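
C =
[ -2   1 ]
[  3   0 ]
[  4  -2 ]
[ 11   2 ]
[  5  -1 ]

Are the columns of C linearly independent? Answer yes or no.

yes

Row reduce C to echelon form.
R2 ← R2 + (3/2)·R1: [0, 3/2]
R3 ← R3 + (2)·R1: [0, 0]
R4 ← R4 + (11/2)·R1: [0, 15/2]
R5 ← R5 + (5/2)·R1: [0, 3/2]
R4 ← R4 − (5)·R2: [0, 0]
R5 ← R5 − R2: [0, 0]
2 pivots among 2 columns.
Every column is a pivot column, so the columns are linearly independent.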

*-*-*

Please return the data above in full, without altering a single line.

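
C =
[ -2   1 ]
[  3   0 ]
[  4  -2 ]
[ 11   2 ]
[  5  -1 ]

Are the columns of C linearly independent? Answer yes or no.

yes

Row reduce C to echelon form.
R2 ← R2 + (3/2)·R1: [0, 3/2]
R3 ← R3 + (2)·R1: [0, 0]
R4 ← R4 + (11/2)·R1: [0, 15/2]
R5 ← R5 + (5/2)·R1: [0, 3/2]
R4 ← R4 − (5)·R2: [0, 0]
R5 ← R5 − R2: [0, 0]
2 pivots among 2 columns.
Every column is a pivot column, so the columns are linearly independent.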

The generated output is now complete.